*** Records provided
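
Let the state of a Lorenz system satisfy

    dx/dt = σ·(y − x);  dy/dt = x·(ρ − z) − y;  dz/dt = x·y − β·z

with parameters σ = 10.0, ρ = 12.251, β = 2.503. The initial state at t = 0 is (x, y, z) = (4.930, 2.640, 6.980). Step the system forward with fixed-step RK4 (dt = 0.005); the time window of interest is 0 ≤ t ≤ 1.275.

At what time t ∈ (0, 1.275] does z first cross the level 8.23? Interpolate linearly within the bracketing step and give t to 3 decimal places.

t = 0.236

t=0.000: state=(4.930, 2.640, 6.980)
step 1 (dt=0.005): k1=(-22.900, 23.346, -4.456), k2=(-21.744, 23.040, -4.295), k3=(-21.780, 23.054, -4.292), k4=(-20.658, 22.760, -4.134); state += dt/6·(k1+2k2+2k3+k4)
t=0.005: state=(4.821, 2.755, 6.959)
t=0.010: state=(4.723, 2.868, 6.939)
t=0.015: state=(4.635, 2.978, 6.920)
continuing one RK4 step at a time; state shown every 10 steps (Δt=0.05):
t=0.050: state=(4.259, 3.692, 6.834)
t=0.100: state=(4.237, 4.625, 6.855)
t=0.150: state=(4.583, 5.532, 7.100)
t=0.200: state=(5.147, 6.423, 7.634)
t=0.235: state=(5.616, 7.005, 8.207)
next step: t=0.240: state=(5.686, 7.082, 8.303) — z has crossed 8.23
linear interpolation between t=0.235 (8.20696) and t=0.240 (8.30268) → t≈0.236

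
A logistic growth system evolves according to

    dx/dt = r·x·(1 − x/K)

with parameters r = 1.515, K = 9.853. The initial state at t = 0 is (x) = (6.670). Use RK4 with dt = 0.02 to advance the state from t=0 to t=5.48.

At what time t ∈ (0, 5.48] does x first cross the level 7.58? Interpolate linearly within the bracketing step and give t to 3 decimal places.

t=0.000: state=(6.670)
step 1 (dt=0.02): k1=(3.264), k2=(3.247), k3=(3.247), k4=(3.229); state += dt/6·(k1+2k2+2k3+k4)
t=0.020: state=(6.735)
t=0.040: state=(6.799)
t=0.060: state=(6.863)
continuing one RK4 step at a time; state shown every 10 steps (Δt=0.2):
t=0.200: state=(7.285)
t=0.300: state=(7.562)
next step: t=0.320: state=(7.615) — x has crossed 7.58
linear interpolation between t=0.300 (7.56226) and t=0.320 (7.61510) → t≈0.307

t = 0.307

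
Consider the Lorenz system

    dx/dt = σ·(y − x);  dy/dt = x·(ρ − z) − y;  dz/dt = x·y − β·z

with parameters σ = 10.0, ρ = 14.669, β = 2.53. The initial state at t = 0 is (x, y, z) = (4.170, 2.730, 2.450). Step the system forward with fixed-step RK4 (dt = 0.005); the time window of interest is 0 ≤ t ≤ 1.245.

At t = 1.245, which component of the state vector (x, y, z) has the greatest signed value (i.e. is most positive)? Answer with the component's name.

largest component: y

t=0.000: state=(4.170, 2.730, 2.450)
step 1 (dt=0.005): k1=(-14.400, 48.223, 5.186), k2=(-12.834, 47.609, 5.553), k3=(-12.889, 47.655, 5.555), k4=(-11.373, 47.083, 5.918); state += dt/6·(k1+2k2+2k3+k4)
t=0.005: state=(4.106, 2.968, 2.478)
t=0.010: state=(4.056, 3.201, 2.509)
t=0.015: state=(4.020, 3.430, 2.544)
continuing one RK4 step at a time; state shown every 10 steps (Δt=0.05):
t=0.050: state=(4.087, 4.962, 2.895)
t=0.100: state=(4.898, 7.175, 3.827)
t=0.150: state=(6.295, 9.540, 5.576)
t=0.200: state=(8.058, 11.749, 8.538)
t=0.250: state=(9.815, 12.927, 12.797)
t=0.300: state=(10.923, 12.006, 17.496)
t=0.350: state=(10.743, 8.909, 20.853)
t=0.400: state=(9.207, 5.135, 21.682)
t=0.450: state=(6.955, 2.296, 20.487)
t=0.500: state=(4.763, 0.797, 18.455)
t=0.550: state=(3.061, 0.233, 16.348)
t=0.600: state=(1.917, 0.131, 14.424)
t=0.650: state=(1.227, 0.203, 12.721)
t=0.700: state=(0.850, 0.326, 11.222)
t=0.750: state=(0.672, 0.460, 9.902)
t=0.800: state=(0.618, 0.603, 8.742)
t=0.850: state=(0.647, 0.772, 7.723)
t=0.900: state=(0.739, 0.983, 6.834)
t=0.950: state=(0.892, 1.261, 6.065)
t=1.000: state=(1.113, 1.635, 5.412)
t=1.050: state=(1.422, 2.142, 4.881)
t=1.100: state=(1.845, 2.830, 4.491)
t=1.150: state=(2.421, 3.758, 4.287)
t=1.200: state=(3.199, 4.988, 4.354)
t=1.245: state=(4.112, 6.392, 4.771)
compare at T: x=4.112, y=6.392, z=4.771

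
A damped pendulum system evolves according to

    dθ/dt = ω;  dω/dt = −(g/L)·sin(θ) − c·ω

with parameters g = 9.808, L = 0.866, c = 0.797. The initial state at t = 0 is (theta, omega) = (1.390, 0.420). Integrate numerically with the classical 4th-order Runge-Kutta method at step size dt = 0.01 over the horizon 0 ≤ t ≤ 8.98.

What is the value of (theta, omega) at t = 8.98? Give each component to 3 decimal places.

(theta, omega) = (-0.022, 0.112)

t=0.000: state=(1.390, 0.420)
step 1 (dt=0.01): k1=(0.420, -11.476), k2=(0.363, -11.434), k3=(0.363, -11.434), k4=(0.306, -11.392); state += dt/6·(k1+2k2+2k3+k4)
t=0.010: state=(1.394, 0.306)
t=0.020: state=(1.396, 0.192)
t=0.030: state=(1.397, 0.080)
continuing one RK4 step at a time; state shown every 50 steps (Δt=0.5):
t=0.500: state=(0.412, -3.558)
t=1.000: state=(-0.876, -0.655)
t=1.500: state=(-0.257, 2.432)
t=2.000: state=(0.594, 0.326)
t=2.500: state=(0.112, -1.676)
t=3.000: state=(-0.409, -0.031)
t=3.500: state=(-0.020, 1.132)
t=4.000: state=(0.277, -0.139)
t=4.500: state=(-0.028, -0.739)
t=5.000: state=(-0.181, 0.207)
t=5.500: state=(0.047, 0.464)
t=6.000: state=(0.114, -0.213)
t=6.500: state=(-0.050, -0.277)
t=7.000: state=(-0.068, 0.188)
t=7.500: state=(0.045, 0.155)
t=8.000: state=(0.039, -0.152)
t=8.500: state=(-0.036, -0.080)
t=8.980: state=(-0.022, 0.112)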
******
*** Records provided
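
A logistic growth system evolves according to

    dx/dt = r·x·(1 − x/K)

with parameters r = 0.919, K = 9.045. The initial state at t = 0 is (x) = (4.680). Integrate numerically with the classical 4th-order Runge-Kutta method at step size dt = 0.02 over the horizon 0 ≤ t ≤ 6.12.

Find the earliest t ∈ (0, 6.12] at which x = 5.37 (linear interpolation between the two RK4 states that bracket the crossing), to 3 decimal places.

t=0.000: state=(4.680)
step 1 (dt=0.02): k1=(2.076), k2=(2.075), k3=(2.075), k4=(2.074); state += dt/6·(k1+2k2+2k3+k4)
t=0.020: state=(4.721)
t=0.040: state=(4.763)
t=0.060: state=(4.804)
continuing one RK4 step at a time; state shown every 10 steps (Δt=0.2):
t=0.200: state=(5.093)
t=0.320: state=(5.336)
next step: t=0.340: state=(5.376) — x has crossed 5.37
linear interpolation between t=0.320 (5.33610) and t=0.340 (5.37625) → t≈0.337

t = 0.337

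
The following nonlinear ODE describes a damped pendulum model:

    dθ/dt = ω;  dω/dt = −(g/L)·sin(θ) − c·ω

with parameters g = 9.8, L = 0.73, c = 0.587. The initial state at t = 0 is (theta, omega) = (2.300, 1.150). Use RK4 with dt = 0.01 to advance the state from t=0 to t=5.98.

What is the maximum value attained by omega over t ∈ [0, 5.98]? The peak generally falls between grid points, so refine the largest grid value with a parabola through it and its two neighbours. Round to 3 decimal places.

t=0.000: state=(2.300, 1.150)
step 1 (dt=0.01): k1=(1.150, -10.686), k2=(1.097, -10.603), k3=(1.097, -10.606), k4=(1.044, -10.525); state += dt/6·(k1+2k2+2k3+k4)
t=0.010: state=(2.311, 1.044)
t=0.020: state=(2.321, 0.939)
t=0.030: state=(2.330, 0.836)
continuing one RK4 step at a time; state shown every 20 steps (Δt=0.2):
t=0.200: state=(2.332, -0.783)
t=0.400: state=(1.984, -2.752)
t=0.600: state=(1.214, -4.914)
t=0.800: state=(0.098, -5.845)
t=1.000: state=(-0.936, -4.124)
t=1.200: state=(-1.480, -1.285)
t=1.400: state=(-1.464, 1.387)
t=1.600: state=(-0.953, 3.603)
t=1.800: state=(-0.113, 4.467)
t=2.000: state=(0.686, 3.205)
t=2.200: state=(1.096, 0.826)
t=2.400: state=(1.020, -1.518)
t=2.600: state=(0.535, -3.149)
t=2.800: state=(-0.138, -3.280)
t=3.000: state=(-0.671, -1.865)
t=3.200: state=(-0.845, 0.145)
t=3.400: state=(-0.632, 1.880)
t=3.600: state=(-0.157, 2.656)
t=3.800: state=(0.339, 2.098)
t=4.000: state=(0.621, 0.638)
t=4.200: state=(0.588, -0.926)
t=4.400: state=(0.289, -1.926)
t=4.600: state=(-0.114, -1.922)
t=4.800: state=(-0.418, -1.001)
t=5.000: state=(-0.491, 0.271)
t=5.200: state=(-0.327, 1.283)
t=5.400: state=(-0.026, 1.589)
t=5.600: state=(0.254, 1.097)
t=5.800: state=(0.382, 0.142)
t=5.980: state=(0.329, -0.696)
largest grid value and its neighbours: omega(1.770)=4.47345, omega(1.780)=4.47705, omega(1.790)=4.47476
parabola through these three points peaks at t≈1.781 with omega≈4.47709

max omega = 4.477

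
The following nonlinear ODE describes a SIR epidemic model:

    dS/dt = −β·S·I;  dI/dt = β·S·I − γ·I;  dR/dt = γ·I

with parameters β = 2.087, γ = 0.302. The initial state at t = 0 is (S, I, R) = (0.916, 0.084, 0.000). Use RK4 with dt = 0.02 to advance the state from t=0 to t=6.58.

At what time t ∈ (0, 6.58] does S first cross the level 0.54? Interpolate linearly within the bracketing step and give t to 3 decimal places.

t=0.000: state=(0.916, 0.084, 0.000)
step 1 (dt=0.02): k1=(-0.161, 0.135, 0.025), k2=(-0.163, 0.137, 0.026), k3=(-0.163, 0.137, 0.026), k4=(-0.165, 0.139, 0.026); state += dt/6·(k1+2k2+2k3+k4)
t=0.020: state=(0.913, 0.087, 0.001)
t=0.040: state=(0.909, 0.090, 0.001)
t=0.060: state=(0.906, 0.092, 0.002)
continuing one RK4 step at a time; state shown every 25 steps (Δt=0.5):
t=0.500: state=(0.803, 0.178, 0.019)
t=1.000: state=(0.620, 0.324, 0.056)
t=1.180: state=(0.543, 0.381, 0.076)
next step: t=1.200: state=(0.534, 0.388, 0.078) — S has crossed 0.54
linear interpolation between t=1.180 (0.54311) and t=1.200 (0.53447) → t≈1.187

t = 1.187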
******
*** Records provided
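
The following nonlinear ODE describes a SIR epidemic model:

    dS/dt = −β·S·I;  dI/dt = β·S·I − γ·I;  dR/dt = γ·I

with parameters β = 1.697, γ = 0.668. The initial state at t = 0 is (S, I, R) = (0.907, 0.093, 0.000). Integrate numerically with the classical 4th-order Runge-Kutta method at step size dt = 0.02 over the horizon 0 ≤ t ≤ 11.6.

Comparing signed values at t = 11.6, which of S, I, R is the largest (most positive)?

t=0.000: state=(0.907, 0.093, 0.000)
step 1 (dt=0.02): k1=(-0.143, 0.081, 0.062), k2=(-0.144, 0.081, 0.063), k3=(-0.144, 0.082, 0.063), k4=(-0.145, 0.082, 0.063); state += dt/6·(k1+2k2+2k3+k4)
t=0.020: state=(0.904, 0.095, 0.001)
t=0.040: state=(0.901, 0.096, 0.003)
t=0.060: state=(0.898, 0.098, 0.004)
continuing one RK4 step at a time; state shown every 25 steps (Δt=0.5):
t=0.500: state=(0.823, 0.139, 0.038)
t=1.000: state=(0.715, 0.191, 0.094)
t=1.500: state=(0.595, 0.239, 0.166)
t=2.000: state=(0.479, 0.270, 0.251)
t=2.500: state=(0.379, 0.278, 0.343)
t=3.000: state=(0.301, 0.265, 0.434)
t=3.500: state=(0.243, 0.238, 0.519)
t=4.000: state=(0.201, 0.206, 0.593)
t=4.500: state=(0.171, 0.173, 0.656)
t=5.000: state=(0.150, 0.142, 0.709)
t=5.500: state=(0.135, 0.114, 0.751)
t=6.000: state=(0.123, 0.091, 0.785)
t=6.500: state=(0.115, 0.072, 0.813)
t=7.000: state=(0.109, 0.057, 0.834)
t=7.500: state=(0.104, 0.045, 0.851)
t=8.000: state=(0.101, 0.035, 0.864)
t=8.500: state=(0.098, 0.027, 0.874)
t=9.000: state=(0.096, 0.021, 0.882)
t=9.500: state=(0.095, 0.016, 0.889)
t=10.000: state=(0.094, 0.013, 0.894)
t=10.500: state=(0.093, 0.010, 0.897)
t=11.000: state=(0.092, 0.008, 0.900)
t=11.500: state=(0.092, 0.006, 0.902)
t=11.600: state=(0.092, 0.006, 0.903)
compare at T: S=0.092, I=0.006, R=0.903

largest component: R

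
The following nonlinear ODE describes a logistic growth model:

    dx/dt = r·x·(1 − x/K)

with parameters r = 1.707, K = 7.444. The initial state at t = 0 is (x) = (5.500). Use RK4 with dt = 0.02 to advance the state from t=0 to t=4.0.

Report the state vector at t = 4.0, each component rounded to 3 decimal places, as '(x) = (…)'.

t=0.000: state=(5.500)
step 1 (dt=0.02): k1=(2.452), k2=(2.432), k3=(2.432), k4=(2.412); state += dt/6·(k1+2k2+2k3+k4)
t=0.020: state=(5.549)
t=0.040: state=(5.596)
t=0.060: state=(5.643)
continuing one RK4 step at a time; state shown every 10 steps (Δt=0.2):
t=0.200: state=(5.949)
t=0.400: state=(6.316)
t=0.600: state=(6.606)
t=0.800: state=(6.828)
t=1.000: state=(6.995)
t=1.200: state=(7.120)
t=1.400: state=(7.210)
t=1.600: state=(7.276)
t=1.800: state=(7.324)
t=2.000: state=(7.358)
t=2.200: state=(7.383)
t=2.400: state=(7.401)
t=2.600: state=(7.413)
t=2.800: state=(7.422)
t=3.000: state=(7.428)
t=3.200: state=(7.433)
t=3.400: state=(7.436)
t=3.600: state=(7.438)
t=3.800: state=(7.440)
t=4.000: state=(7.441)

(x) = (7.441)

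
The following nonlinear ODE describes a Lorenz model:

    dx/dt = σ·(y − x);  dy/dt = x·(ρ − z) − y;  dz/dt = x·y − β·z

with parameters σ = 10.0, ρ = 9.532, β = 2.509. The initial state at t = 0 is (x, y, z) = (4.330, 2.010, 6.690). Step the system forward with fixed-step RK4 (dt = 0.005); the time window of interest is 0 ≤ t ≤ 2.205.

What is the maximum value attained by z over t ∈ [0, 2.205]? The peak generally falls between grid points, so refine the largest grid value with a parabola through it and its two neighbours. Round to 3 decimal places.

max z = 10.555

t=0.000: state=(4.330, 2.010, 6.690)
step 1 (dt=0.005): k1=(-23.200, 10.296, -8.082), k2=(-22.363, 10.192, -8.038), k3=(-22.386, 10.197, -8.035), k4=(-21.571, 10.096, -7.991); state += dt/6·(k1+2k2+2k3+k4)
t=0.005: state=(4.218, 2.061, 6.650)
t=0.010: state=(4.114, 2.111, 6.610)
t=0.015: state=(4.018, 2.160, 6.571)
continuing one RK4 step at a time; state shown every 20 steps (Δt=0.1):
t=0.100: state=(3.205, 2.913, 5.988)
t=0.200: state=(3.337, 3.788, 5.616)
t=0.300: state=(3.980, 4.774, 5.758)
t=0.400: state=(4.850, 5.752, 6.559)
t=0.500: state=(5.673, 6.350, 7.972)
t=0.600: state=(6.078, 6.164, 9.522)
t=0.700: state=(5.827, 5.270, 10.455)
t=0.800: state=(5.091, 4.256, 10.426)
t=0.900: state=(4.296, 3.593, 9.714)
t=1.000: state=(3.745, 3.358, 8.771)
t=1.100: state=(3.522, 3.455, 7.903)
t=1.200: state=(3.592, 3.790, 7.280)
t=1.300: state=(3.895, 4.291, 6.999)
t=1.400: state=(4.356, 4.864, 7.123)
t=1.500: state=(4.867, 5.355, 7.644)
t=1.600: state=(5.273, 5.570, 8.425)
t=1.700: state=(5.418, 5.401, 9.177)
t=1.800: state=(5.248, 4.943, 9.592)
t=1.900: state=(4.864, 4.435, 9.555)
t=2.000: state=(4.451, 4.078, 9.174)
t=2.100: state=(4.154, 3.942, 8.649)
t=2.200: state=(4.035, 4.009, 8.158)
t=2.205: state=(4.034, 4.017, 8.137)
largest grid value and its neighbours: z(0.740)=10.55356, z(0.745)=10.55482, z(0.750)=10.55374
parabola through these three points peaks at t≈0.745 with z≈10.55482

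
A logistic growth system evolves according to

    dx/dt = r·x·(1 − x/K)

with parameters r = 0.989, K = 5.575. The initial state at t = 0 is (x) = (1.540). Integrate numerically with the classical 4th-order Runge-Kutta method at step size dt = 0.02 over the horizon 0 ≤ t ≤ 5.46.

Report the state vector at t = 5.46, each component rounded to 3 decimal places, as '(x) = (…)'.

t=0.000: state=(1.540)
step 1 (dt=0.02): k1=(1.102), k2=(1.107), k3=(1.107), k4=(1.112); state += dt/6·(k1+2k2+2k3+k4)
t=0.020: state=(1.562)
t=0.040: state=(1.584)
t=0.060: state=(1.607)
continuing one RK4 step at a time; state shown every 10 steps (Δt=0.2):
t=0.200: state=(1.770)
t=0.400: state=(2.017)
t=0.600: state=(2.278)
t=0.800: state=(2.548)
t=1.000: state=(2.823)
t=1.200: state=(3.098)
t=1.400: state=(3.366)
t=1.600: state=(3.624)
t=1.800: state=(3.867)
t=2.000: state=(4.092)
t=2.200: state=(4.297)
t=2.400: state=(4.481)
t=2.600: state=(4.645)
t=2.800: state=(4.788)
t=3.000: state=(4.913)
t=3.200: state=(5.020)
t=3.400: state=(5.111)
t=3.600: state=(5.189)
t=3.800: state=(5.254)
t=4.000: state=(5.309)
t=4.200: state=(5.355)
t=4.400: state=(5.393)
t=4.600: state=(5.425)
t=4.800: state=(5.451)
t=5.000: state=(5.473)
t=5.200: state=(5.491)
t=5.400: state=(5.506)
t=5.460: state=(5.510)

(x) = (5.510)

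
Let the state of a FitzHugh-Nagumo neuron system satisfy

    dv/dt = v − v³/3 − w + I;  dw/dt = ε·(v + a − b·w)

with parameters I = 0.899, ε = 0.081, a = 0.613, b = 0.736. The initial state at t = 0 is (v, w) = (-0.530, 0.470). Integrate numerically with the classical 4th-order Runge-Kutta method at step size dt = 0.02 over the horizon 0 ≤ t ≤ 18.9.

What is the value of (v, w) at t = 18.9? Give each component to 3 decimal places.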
******
**What is expected**
Throughout the records above, find the lines in which the word "satisfy" appears and return them.

**Result for this exercise**
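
Let the state of a Lorenz system satisfy
Let the state of a FitzHugh-Nagumo neuron system satisfy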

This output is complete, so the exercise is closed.